Starting with the line that mentions "During a leg", repeat each line verbatim until the entries end, both ends included.
Records below:
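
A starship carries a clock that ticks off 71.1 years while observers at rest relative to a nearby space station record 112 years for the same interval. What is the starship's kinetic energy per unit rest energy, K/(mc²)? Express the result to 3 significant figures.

From Δt = γΔτ: γ = 112/71.1 = 1.57525.
K/(mc²) = γ − 1 = 1.57525 − 1 = 0.575.

0.575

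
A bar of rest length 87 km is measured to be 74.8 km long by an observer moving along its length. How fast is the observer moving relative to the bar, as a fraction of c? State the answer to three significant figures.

0.511c

Length contraction gives γ = L₀/L = 87/74.8 = 1.1631.
β = √(1 − 1/γ²) = √0.260793 = 0.511.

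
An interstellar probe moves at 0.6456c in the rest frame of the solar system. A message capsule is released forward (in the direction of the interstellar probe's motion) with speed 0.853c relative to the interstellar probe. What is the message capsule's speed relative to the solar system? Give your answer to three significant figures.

In units of c, u = (u' + v)/(1 + u'v) with u' = 0.853 and v = 0.6456.
Numerator: 0.853 + 0.6456 = 1.4986. Denominator: 1 + (0.853)(0.6456) = 1.5506968.
u = 1.4986/1.5506968 = 0.9664, so the speed is 0.966c.

0.966c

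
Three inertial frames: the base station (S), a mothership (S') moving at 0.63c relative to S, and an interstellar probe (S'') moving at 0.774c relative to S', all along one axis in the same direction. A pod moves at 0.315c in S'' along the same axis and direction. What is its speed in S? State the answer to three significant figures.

0.970c

Apply u = (u'+v)/(1+u'v) twice. Pod in the mothership frame: (0.315+0.774)/(1+0.315·0.774) = 1.089/1.24381 = 0.87554c.
That velocity, transformed to the rest frame of the base station: (0.87554+0.63)/(1+0.87554·0.63) = 1.50554/1.5515902 = 0.97032c.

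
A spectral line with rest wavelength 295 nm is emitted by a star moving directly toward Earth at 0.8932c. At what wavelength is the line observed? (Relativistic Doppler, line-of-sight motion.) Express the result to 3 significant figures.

70.1 nm

Relativistic Doppler for wavelength: λ_obs = λ_src · √((1−β)/(1+β)).
With β = 0.8932: factor = √(0.1068/1.8932) = 0.23751.
λ_obs = 295 × 0.23751 = 70.1 nm.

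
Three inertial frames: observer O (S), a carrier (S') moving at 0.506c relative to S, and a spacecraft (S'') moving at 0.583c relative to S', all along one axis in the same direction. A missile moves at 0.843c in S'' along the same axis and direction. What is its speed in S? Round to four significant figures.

Compose velocities in two stages. Stage 1 (into S'): u₁ = (0.843+0.583)/(1+0.843×0.583) = 0.9561.
Stage 2 (into S): u = (0.9561+0.506)/(1+0.9561×0.506) = 0.98538, so the speed is 0.9854c.

0.9854c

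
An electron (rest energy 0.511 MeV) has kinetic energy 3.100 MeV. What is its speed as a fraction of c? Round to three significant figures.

K = (γ−1)mc², so γ = 1 + 3.100/0.511 = 7.0665.
Then v/c = √(1 − γ⁻²) = √(1 − 0.0200259) = √0.9799741 = 0.990.

0.990c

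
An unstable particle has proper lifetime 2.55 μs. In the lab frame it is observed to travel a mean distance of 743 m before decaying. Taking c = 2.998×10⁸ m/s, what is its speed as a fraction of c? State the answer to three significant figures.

0.697c

d = βγcτ ⇒ βγ = d/(cτ) = 743.0 m / (764.49 m) = 0.97189.
β = (βγ)/√(1+(βγ)²) = 0.97189/√1.94457 = 0.697.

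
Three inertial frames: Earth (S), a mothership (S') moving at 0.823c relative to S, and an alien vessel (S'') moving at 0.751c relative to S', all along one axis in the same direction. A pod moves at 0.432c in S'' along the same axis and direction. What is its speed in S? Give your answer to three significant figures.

0.989c

Apply u = (u'+v)/(1+u'v) twice. Pod in the mothership frame: (0.432+0.751)/(1+0.432·0.751) = 1.183/1.324432 = 0.89321c.
That velocity, transformed to the rest frame of Earth: (0.89321+0.823)/(1+0.89321·0.823) = 1.71621/1.73511183 = 0.98911c.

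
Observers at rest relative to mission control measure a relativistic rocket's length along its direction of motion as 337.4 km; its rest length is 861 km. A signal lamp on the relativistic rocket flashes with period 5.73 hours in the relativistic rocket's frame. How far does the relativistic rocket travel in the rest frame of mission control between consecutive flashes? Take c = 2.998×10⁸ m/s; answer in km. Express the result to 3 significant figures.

1.45×10^10 km

γ = L₀/L = 861/337.4 = 2.55187.
β = √(1 − 1/γ²) = 0.92002. Lab-frame period = γτ = 2.55187×5.73 hours = 14.622 hours. Distance = βc × γτ = 0.92002 × 2.998×10⁸ m/s × 52639.2 s = 1.4519×10^13 m = 1.45×10^10 km.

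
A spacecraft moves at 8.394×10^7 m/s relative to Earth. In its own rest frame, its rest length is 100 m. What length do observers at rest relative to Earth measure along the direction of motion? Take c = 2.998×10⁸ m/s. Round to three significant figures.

96.0 m

β = v/c = (8.394×10^7 m/s)/(2.998×10⁸ m/s) = 0.279987.
γ = 1/√(1 − β²) = 1/√(1 − 0.07839272) = 1/√0.9216073 = 1/0.960004 = 1.0417.
Along the direction of motion the measured length is L₀/γ = 100/1.0417 = 96.0 m.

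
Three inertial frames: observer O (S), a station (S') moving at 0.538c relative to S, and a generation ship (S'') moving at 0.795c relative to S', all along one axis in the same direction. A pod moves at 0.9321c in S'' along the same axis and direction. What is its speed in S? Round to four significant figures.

0.9976c

Compose velocities in two stages. Stage 1 (into S'): u₁ = (0.9321+0.795)/(1+0.9321×0.795) = 0.992.
Stage 2 (into S): u = (0.992+0.538)/(1+0.992×0.538) = 0.99759, so the speed is 0.9976c.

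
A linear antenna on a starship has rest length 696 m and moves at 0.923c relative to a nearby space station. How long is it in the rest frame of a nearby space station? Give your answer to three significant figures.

With β = 0.923, γ = 1/√(1 − 0.923²) = 1/√0.148071 = 2.5988.
Length contraction: L = L₀/γ = 696/2.5988 = 268 m.

268 m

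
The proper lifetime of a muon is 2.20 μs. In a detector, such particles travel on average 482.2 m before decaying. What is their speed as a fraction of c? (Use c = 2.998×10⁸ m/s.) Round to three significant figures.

0.590c

Lab distance = (lab lifetime)·v = γτ·βc, so βγ = d/(cτ) = 482.2/(2.998×10⁸ × 2.200×10^-6) = 0.73109.
With βγ = 0.73109: γ² = 1 + (βγ)² = 1.534493, and β = (βγ)/γ = 0.73109/1.23875 = 0.590.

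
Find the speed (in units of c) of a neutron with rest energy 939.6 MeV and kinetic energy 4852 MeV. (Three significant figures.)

K = (γ−1)mc², so γ = 1 + 4852/939.6 = 6.1639.
Then v/c = √(1 − γ⁻²) = √(1 − 0.0263202) = √0.9736798 = 0.987.

0.987c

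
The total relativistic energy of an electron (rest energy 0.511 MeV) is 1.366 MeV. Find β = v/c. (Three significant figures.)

γ = E/(mc²) = 1.366/0.511 = 2.6732.
β = √(1 − 1/γ²) = √(1 − 0.139938) = √0.860062 = 0.927.

0.927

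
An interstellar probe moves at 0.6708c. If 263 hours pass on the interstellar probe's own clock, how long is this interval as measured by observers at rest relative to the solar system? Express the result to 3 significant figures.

Lorentz factor: γ = (1 − 0.44997264)^(−1/2) = 1.3484.
Time dilation: Δt = γ·Δτ = 1.3484 × 263 = 355 hours.

355 hours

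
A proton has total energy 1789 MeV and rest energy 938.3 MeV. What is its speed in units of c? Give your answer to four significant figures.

0.8514c

γ = E/(mc²) = 1789/938.3 = 1.9066.
β = √(1 − 1/γ²) = √(1 − 0.275094) = √0.724906 = 0.8514.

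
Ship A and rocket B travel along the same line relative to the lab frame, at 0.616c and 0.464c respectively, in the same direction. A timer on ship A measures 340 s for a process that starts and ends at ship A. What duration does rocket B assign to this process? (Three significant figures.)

Speed of ship A in rocket B's frame: u = (v_A − v_B)/(1 − v_A v_B/c²) = (0.616 − 0.464)/(1 − 0.616×0.464) = 0.152/0.714176 = 0.21283; |u| = 0.21283c.
At |u| = 0.21283c, γ = (1 − 0.0452966)^(−1/2) = 1.0234.
The clock on ship A records proper time, so rocket B measures Δt = γΔτ = 1.0234 × 340 = 348 s.

348 s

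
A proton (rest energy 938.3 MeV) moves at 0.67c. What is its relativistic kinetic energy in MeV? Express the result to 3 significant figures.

326 MeV

γ = 1/√(1 − β²) = 1/√(1 − 0.4489) = 1/√0.5511 = 1/0.742361 = 1.34705.
Kinetic energy: K = (γ − 1)mc² = (1.34705 − 1) × 938.3 MeV = 0.34705 × 938.3 = 326 MeV.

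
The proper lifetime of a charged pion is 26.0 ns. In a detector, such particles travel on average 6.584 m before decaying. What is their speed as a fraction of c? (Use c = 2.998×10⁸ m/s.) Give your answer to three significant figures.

Let x = d/(cτ) = 6.584 m / (2.998×10⁸ m/s × 2.600×10^-8 s) = 0.84467. Since d = βγcτ, x = βγ = β/√(1−β²).
Solving: β² = x²/(1+x²) = 0.713467/1.713467 = 0.416388, so β = 0.645.

0.645c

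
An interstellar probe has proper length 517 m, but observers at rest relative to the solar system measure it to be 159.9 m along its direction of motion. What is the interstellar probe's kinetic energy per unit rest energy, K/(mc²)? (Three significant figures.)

2.23

From L = L₀/γ: γ = 517/159.9 = 3.23327.
Since K = (γ−1)mc², K/(mc²) = 3.23327 − 1 = 2.23.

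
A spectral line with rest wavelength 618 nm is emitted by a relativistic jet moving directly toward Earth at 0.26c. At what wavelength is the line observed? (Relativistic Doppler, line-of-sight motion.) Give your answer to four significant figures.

473.6 nm

Relativistic Doppler for wavelength: λ_obs = λ_src · √((1−β)/(1+β)).
With β = 0.26: factor = √(0.74/1.26) = 0.76636.
λ_obs = 618 × 0.76636 = 473.6 nm.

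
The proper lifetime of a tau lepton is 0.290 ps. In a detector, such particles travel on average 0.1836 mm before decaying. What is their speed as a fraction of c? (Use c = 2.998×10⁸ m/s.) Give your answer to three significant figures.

Lab distance = (lab lifetime)·v = γτ·βc, so βγ = d/(cτ) = 1.836×10^-4/(2.998×10⁸ × 2.900×10^-13) = 2.1118.
With βγ = 2.1118: γ² = 1 + (βγ)² = 5.4597, and β = (βγ)/γ = 2.1118/2.3366 = 0.904.

0.904c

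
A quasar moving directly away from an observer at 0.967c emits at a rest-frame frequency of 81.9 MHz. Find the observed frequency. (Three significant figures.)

10.6 MHz

Relativistic Doppler (source moving away): f_obs = f_src · √((1−β)/(1+β)).
With β = 0.967: factor = √(0.033/1.967) = 0.12953.
f_obs = 81.9 × 0.12953 = 10.6 MHz.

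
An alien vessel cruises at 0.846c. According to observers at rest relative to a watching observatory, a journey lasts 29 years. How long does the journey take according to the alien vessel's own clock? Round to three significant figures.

15.5 years

With β = 0.846, γ = 1/√(1 − 0.846²) = 1/√0.284284 = 1.8755.
The moving clock records proper time: Δτ = Δt/γ = 29/1.8755 = 15.5 years.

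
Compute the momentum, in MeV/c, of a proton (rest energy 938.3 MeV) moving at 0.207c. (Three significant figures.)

199 MeV/c

With β = 0.207, γ = 1/√(1 − 0.207²) = 1/√0.957151 = 1.0221.
Momentum: p = γβ·mc = 1.0221 × 0.207 × 938.3 MeV/c = 199 MeV/c.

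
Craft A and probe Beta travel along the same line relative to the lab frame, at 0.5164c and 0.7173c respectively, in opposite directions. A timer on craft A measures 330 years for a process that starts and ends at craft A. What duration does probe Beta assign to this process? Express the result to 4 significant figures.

Speed of craft A in probe Beta's frame: u = (v_A + v_B)/(1 + v_A v_B/c²) = (0.5164 + 0.7173)/(1 + 0.5164×0.7173) = 1.2337/1.37041372 = 0.90024; |u| = 0.90024c.
γ for this relative speed: γ = 1/√(1 − 0.810432) = 2.2968.
The clock on craft A records proper time, so probe Beta measures Δt = γΔτ = 2.2968 × 330 = 757.9 years.

757.9 years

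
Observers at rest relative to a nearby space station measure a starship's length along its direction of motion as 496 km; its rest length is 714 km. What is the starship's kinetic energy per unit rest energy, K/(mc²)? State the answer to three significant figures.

0.440

Length contraction gives γ = L₀/L = 714/496 = 1.43952.
K/(mc²) = γ − 1 = 1.43952 − 1 = 0.440.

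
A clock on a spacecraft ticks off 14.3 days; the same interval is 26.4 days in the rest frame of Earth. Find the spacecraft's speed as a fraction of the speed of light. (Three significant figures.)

0.841c

γ = Δt/Δτ = 26.4/14.3 = 1.8462.
β = √(1 − 1/γ²) = √(1 − 0.293388) = √0.706612 = 0.841.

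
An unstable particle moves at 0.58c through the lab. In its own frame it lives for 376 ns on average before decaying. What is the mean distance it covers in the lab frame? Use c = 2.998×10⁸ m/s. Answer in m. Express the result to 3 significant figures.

80.3 m

With β = 0.58, γ = 1/√(1 − 0.58²) = 1/√0.6636 = 1.2276.
Lab-frame lifetime: Δt = γτ = 1.2276 × 376 ns = 461.58 ns.
Distance: d = vΔt = 0.58 × 2.998×10⁸ m/s × 4.6158×10^-7 s = 80.3 m.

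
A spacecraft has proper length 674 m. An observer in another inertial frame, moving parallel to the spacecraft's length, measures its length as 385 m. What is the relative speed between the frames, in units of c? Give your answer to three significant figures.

Length contraction gives γ = L₀/L = 674/385 = 1.7506.
β = √(1 − 1/γ²) = √0.673693 = 0.821.

0.821c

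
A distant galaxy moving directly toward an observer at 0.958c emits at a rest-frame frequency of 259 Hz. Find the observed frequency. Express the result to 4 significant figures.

Relativistic Doppler (source moving toward): f_obs = f_src · √((1+β)/(1−β)).
With β = 0.958: factor = √(1.958/0.042) = 6.8278.
f_obs = 259 × 6.8278 = 1768 Hz.

1768 Hz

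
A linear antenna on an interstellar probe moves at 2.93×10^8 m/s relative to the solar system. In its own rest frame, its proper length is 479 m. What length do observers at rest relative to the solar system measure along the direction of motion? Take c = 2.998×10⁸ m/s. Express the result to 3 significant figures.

101 m

β = v/c = (2.93×10^8 m/s)/(2.998×10⁸ m/s) = 0.977318.
γ = 1/√(1 − β²) = 1/√(1 − 0.9551505) = 1/√0.04484953 = 1/0.211777 = 4.7219.
Length contraction: L = L₀/γ = 479/4.7219 = 101 m.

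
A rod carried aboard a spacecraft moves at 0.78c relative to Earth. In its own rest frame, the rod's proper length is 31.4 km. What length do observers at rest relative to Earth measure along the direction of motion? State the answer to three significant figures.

19.6 km

Lorentz factor: γ = (1 − 0.6084)^(−1/2) = 1.598.
Along the direction of motion the measured length is L₀/γ = 31.4/1.598 = 19.6 km.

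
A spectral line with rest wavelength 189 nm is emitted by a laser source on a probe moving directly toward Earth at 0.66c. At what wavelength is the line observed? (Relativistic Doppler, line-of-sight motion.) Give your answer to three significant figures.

85.5 nm

Relativistic Doppler for wavelength: λ_obs = λ_src · √((1−β)/(1+β)).
With β = 0.66: factor = √(0.34/1.66) = 0.45257.
λ_obs = 189 × 0.45257 = 85.5 nm.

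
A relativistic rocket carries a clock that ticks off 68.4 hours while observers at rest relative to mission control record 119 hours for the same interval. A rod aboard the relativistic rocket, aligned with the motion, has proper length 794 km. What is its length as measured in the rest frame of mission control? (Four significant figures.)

γ = Δt/Δτ = 119/68.4 = 1.73977.
L = L₀/γ = 794/1.73977 = 456.4 km.

456.4 km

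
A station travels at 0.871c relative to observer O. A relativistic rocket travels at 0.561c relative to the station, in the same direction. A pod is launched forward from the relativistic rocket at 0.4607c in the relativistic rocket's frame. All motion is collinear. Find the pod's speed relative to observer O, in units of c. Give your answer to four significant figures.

0.9858c

Compose velocities in two stages. Stage 1 (into S'): u₁ = (0.4607+0.561)/(1+0.4607×0.561) = 0.81187.
Stage 2 (into S): u = (0.81187+0.871)/(1+0.81187×0.871) = 0.98578, so the speed is 0.9858c.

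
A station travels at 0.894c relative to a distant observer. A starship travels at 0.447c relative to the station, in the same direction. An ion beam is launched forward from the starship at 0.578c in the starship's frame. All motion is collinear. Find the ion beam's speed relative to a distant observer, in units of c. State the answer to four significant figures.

0.9886c

Compose velocities in two stages. Stage 1 (into S'): u₁ = (0.578+0.447)/(1+0.578×0.447) = 0.81455.
Stage 2 (into S): u = (0.81455+0.894)/(1+0.81455×0.894) = 0.98863, so the speed is 0.9886c.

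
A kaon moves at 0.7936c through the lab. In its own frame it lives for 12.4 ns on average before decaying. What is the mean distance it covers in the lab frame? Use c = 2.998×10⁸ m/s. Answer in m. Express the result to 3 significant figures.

With β = 0.7936, γ = 1/√(1 − 0.7936²) = 1/√0.37019904 = 1.6435.
Lab-frame lifetime: Δt = γτ = 1.6435 × 12.4 ns = 20.379 ns.
Distance: d = vΔt = 0.7936 × 2.998×10⁸ m/s × 2.0379×10^-8 s = 4.85 m.

4.85 m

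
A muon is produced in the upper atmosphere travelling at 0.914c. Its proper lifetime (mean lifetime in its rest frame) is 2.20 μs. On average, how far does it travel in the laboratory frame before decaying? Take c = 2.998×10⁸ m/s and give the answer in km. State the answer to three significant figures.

1.49 km

With β = 0.914, γ = 1/√(1 − 0.914²) = 1/√0.164604 = 2.4648.
Lab-frame lifetime: Δt = γτ = 2.4648 × 2.20 μs = 5.4226 μs.
Distance: d = vΔt = 0.914 × 2.998×10⁸ m/s × 5.4226×10^-6 s = 1490 m = 1.49 km.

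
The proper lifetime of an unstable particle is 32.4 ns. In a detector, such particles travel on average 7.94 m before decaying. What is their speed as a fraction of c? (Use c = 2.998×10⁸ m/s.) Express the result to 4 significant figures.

0.6329c

d = βγcτ ⇒ βγ = d/(cτ) = 7.940 m / (9.71352 m) = 0.81742.
β = (βγ)/√(1+(βγ)²) = 0.81742/√1.668175 = 0.6329.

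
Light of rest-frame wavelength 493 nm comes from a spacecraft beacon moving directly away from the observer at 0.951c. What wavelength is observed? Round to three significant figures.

3110 nm

Relativistic Doppler for wavelength: λ_obs = λ_src · √((1+β)/(1−β)).
With β = 0.951: factor = √(1.951/0.049) = 6.31.
λ_obs = 493 × 6.31 = 3110 nm.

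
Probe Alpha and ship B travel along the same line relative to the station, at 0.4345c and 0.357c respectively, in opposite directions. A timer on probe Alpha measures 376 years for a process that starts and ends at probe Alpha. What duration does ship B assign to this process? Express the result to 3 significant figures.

Speed of probe Alpha in ship B's frame: u = (v_A + v_B)/(1 + v_A v_B/c²) = (0.4345 + 0.357)/(1 + 0.4345×0.357) = 0.7915/1.1551165 = 0.68521; |u| = 0.68521c.
At |u| = 0.68521c, γ = (1 − 0.469513)^(−1/2) = 1.373.
Probe Alpha's interval is proper; time dilation gives Δt_B = γΔτ = 1.373 × 376 years = 516 years.

516 years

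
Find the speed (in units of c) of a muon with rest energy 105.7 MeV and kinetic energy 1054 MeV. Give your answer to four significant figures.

0.9958c

K = (γ−1)mc², so γ = 1 + 1054/105.7 = 10.972.
Then v/c = √(1 − γ⁻²) = √(1 − 0.0083067) = √0.9916933 = 0.9958.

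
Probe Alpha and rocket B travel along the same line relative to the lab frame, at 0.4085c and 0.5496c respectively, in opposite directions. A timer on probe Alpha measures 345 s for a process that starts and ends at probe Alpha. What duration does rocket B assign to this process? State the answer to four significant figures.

Transform probe Alpha's velocity into rocket B's frame: (0.4085 + 0.5496)/(1 + 0.4085·0.5496) = 0.9581/1.2245116, so the relative speed is 0.78243c.
γ for this relative speed: γ = 1/√(1 − 0.612197) = 1.6058.
Probe Alpha's interval is proper; time dilation gives Δt_B = γΔτ = 1.6058 × 345 s = 554.0 s.

554.0 s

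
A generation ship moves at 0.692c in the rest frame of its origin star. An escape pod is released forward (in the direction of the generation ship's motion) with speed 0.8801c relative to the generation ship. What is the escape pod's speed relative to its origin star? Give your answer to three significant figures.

In units of c, u = (u' + v)/(1 + u'v) with u' = 0.8801 and v = 0.692.
Numerator: 0.8801 + 0.692 = 1.5721. Denominator: 1 + (0.8801)(0.692) = 1.6090292.
u = 1.5721/1.6090292 = 0.97705, so the speed is 0.977c.

0.977c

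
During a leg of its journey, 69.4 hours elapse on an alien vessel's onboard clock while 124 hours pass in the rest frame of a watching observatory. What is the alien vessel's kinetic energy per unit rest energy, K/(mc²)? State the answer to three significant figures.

0.787

The time-dilation ratio gives γ = 124/69.4 = 1.78674.
K/(mc²) = γ − 1 = 1.78674 − 1 = 0.787.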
End of Records.
> [Task solution]:
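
During a leg of its journey, 69.4 hours elapse on an alien vessel's onboard clock while 124 hours pass in the rest frame of a watching observatory. What is the alien vessel's kinetic energy per unit rest energy, K/(mc²)? State the answer to three significant figures.

0.787

The time-dilation ratio gives γ = 124/69.4 = 1.78674.
K/(mc²) = γ − 1 = 1.78674 − 1 = 0.787.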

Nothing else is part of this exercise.